» **Exercise brief**:
Whenever a line below holds the word "smooth", copy that line.
☆ ☆ ☆ ☆
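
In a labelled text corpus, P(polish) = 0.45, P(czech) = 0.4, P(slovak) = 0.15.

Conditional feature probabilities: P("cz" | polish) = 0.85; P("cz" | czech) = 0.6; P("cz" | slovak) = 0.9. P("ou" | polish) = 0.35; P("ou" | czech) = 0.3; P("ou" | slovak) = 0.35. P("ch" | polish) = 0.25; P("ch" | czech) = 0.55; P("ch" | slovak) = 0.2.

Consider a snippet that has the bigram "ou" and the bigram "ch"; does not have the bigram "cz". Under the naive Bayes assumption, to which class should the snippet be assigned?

polish: 0.45 × (1−0.85) × 0.35 × 0.25 = 0.00590625
czech: 0.4 × (1−0.6) × 0.3 × 0.55 = 0.0264
slovak: 0.15 × (1−0.9) × 0.35 × 0.2 = 0.00105
Highest score → czech.

czech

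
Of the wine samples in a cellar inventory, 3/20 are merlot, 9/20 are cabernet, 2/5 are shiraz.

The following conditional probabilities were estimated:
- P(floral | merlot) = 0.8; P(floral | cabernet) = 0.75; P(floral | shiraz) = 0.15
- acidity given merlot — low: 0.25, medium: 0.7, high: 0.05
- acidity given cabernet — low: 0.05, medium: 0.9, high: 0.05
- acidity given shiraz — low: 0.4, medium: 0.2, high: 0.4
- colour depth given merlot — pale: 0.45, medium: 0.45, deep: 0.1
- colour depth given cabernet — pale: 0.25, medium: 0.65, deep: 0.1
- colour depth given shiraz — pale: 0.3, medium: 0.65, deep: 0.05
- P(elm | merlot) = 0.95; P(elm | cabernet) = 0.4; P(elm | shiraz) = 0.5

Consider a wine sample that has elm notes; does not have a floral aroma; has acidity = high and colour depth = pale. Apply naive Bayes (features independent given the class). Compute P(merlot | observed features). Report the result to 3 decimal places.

0.030

merlot: 0.15 × (1−0.8) × 0.05 × 0.45 × 0.95 = 0.00064125
cabernet: 0.45 × (1−0.75) × 0.05 × 0.25 × 0.4 = 0.0005625
shiraz: 0.4 × (1−0.15) × 0.4 × 0.3 × 0.5 = 0.0204
P(merlot | x) = 0.00064125 / 0.02160375 ≈ 0.030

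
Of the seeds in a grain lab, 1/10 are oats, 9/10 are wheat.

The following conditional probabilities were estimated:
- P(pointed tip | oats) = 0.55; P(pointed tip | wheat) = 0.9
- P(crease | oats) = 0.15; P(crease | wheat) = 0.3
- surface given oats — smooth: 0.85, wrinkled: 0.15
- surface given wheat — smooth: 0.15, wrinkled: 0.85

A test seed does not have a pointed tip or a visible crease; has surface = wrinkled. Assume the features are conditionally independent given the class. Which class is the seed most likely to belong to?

oats: 0.1 × (1−0.55) × (1−0.15) × 0.15 = 0.0057375
wheat: 0.9 × (1−0.9) × (1−0.3) × 0.85 = 0.05355
Highest score → wheat.

wheat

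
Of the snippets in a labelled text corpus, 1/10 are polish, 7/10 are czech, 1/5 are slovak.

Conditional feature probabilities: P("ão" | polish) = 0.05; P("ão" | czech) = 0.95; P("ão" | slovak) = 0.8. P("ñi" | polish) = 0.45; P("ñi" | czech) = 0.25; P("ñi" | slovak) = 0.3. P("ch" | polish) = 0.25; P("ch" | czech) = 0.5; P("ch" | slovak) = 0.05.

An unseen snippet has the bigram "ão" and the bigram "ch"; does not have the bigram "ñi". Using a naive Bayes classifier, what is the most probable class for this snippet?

czech

polish: 0.1 × 0.05 × (1−0.45) × 0.25 = 0.0006875
czech: 0.7 × 0.95 × (1−0.25) × 0.5 = 0.249375
slovak: 0.2 × 0.8 × (1−0.3) × 0.05 = 0.0056
Highest score → czech.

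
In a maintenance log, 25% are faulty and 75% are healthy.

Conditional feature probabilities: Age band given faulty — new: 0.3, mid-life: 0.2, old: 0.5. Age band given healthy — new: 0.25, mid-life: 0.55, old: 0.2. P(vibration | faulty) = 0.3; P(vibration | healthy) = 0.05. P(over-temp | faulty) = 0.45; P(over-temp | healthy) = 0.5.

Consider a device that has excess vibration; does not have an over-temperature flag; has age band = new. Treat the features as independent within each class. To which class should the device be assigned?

faulty: 0.25 × 0.3 × 0.3 × (1−0.45) = 0.012375
healthy: 0.75 × 0.25 × 0.05 × (1−0.5) = 0.0046875
Highest score → faulty.

faulty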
☆ ☆ ☆ ☆
» **Exercise answer**:
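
- surface given oats — smooth: 0.85, wrinkled: 0.15
- surface given wheat — smooth: 0.15, wrinkled: 0.85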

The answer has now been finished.